* **WORK REQUEST**
Each record below must be written out again in exactly the same form.

* **DATA FOR THIS TASK**
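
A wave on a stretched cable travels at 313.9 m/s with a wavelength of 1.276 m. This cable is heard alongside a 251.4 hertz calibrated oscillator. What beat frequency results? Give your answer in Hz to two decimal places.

Source frequency f = v/λ = 313.9/1.276 = 246.0031 Hz.
f_beat = |246.0031 − 251.4| = 5.40 Hz.

5.40 Hz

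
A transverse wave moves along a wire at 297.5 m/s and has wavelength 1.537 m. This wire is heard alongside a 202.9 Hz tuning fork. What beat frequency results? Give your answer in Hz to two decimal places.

9.34 Hz

Source frequency f = v/λ = 297.5/1.537 = 193.5589 Hz.
f_beat = |193.5589 − 202.9| = 9.34 Hz.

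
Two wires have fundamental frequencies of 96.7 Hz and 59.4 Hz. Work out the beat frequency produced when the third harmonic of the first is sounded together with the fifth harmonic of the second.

6.9 Hz

Third harmonic of the first: 3·96.7 = 290.1 Hz.
Fifth harmonic of the second: 5·59.4 = 297.0 Hz.
f_beat = |290.1 − 297.0| = 6.9 Hz.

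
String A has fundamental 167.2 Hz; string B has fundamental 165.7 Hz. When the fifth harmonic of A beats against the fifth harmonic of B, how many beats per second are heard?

7.5 Hz

Fifth harmonic of the first: 5·167.2 = 836.0 Hz.
Fifth harmonic of the second: 5·165.7 = 828.5 Hz.
f_beat = |836.0 − 828.5| = 7.5 Hz.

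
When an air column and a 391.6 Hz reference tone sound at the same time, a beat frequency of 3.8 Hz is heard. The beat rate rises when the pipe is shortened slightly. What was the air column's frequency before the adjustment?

395.4 Hz

|f − 391.6| = 3.8, so the air column was at either 387.8 Hz or 395.4 Hz.
A shorter pipe has a higher fundamental; the adjustment raises the air column's frequency.
The beat rate rose, so the adjustment moved the air column further from 391.6 Hz — it was already above the reference.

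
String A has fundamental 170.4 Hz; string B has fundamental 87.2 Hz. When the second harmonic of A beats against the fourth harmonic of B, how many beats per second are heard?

8.0 Hz

Second harmonic of the first: 2·170.4 = 340.8 Hz.
Fourth harmonic of the second: 4·87.2 = 348.8 Hz.
f_beat = |340.8 − 348.8| = 8.0 Hz.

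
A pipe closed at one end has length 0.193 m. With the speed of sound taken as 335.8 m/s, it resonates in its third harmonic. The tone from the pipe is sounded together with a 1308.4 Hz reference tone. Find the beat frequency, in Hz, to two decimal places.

Closed pipe (odd harmonics): f_n = n·v/(4L) = 3·335.8/(4·0.193) = 1304.9223 Hz.
f_beat = |1304.9223 − 1308.4| = 3.48 Hz.

3.48 Hz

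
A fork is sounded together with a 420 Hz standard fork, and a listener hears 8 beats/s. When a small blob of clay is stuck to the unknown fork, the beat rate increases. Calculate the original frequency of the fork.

412 Hz

|f − 420| = 8, so the fork was at either 412 Hz or 428 Hz.
Adding mass to a fork lowers its frequency; the adjustment lowers the fork's frequency.
The beat rate rose, so the adjustment moved the fork further from 420 Hz — it was already below the reference.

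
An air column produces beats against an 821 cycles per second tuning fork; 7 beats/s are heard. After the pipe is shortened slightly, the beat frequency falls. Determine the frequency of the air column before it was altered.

|f − 821| = 7, so the air column was at either 814 Hz or 828 Hz.
A shorter pipe has a higher fundamental; the adjustment raises the air column's frequency.
The beat rate fell, so the adjustment moved the air column toward 821 Hz — it must have started below the reference.

814 Hz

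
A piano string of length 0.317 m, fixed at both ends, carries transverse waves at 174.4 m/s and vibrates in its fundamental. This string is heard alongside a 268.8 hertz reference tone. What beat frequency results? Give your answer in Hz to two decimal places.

For a string fixed at both ends, f_n = n·v/(2L) = 1·174.4/(2·0.317) = 275.0789 Hz.
f_beat = |275.0789 − 268.8| = 6.28 Hz.

6.28 Hz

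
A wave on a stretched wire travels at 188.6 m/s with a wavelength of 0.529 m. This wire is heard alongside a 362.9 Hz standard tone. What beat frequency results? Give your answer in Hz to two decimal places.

6.38 Hz

Source frequency f = v/λ = 188.6/0.529 = 356.5217 Hz.
f_beat = |356.5217 − 362.9| = 6.38 Hz.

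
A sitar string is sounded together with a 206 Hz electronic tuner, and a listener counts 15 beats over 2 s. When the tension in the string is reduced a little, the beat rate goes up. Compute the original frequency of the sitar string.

198.5 Hz

Beat frequency = 15/2 = 7.5 Hz.
|f − 206| = 7.5, so the sitar string was at either 198.5 Hz or 213.5 Hz.
Lower tension means lower frequency; the adjustment lowers the sitar string's frequency.
The beat rate rose, so the adjustment moved the sitar string further from 206 Hz — it was already below the reference.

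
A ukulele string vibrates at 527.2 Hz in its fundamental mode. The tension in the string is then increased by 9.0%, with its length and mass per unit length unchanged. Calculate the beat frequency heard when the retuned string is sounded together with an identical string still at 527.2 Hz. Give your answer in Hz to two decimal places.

23.21 Hz

For a string, f ∝ √T, so the new frequency is 527.2·√1.090 = 550.4130 Hz.
f_beat = |550.4130 − 527.2| = 23.21 Hz.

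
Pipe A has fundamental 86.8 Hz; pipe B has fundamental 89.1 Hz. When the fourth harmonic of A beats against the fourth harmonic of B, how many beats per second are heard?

Fourth harmonic of the first: 4·86.8 = 347.2 Hz.
Fourth harmonic of the second: 4·89.1 = 356.4 Hz.
f_beat = |347.2 − 356.4| = 9.2 Hz.

9.2 Hz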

* **RESULT FOR THIS EXERCISE**
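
A wave on a stretched cable travels at 313.9 m/s with a wavelength of 1.276 m. This cable is heard alongside a 251.4 hertz calibrated oscillator. What beat frequency results? Give your answer in Hz to two decimal places.

Source frequency f = v/λ = 313.9/1.276 = 246.0031 Hz.
f_beat = |246.0031 − 251.4| = 5.40 Hz.

5.40 Hz

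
A transverse wave moves along a wire at 297.5 m/s and has wavelength 1.537 m. This wire is heard alongside a 202.9 Hz tuning fork. What beat frequency results? Give your answer in Hz to two decimal places.

9.34 Hz

Source frequency f = v/λ = 297.5/1.537 = 193.5589 Hz.
f_beat = |193.5589 − 202.9| = 9.34 Hz.

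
Two wires have fundamental frequencies of 96.7 Hz and 59.4 Hz. Work out the beat frequency produced when the third harmonic of the first is sounded together with the fifth harmonic of the second.

6.9 Hz

Third harmonic of the first: 3·96.7 = 290.1 Hz.
Fifth harmonic of the second: 5·59.4 = 297.0 Hz.
f_beat = |290.1 − 297.0| = 6.9 Hz.

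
String A has fundamental 167.2 Hz; string B has fundamental 165.7 Hz. When the fifth harmonic of A beats against the fifth harmonic of B, how many beats per second are heard?

7.5 Hz

Fifth harmonic of the first: 5·167.2 = 836.0 Hz.
Fifth harmonic of the second: 5·165.7 = 828.5 Hz.
f_beat = |836.0 − 828.5| = 7.5 Hz.

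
When an air column and a 391.6 Hz reference tone sound at the same time, a beat frequency of 3.8 Hz is heard. The beat rate rises when the pipe is shortened slightly. What was the air column's frequency before the adjustment?

395.4 Hz

|f − 391.6| = 3.8, so the air column was at either 387.8 Hz or 395.4 Hz.
A shorter pipe has a higher fundamental; the adjustment raises the air column's frequency.
The beat rate rose, so the adjustment moved the air column further from 391.6 Hz — it was already above the reference.

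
String A has fundamental 170.4 Hz; string B has fundamental 87.2 Hz. When the second harmonic of A beats against the fourth harmonic of B, how many beats per second are heard?

8.0 Hz

Second harmonic of the first: 2·170.4 = 340.8 Hz.
Fourth harmonic of the second: 4·87.2 = 348.8 Hz.
f_beat = |340.8 − 348.8| = 8.0 Hz.

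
A pipe closed at one end has length 0.193 m. With the speed of sound taken as 335.8 m/s, it resonates in its third harmonic. The tone from the pipe is sounded together with a 1308.4 Hz reference tone. Find the beat frequency, in Hz, to two decimal places.

Closed pipe (odd harmonics): f_n = n·v/(4L) = 3·335.8/(4·0.193) = 1304.9223 Hz.
f_beat = |1304.9223 − 1308.4| = 3.48 Hz.

3.48 Hz

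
A fork is sounded together with a 420 Hz standard fork, and a listener hears 8 beats/s. When a small blob of clay is stuck to the unknown fork, the beat rate increases. Calculate the original frequency of the fork.

412 Hz

|f − 420| = 8, so the fork was at either 412 Hz or 428 Hz.
Adding mass to a fork lowers its frequency; the adjustment lowers the fork's frequency.
The beat rate rose, so the adjustment moved the fork further from 420 Hz — it was already below the reference.

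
An air column produces beats against an 821 cycles per second tuning fork; 7 beats/s are heard. After the pipe is shortened slightly, the beat frequency falls. Determine the frequency of the air column before it was altered.

|f − 821| = 7, so the air column was at either 814 Hz or 828 Hz.
A shorter pipe has a higher fundamental; the adjustment raises the air column's frequency.
The beat rate fell, so the adjustment moved the air column toward 821 Hz — it must have started below the reference.

814 Hz

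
A piano string of length 0.317 m, fixed at both ends, carries transverse waves at 174.4 m/s and vibrates in its fundamental. This string is heard alongside a 268.8 hertz reference tone. What beat frequency results? Give your answer in Hz to two decimal places.

For a string fixed at both ends, f_n = n·v/(2L) = 1·174.4/(2·0.317) = 275.0789 Hz.
f_beat = |275.0789 − 268.8| = 6.28 Hz.

6.28 Hz

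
A wave on a stretched wire travels at 188.6 m/s with a wavelength of 0.529 m. This wire is heard alongside a 362.9 Hz standard tone. What beat frequency results? Give your answer in Hz to two decimal places.

6.38 Hz

Source frequency f = v/λ = 188.6/0.529 = 356.5217 Hz.
f_beat = |356.5217 − 362.9| = 6.38 Hz.

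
A sitar string is sounded together with a 206 Hz electronic tuner, and a listener counts 15 beats over 2 s. When the tension in the string is reduced a little, the beat rate goes up. Compute the original frequency of the sitar string.

198.5 Hz

Beat frequency = 15/2 = 7.5 Hz.
|f − 206| = 7.5, so the sitar string was at either 198.5 Hz or 213.5 Hz.
Lower tension means lower frequency; the adjustment lowers the sitar string's frequency.
The beat rate rose, so the adjustment moved the sitar string further from 206 Hz — it was already below the reference.

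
A ukulele string vibrates at 527.2 Hz in its fundamental mode. The tension in the string is then increased by 9.0%, with its length and mass per unit length unchanged. Calculate the beat frequency heard when the retuned string is sounded together with an identical string still at 527.2 Hz. Give your answer in Hz to two decimal places.

23.21 Hz

For a string, f ∝ √T, so the new frequency is 527.2·√1.090 = 550.4130 Hz.
f_beat = |550.4130 − 527.2| = 23.21 Hz.

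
Pipe A has fundamental 86.8 Hz; pipe B has fundamental 89.1 Hz. When the fourth harmonic of A beats against the fourth harmonic of B, how many beats per second are heard?

Fourth harmonic of the first: 4·86.8 = 347.2 Hz.
Fourth harmonic of the second: 4·89.1 = 356.4 Hz.
f_beat = |347.2 − 356.4| = 9.2 Hz.

9.2 Hz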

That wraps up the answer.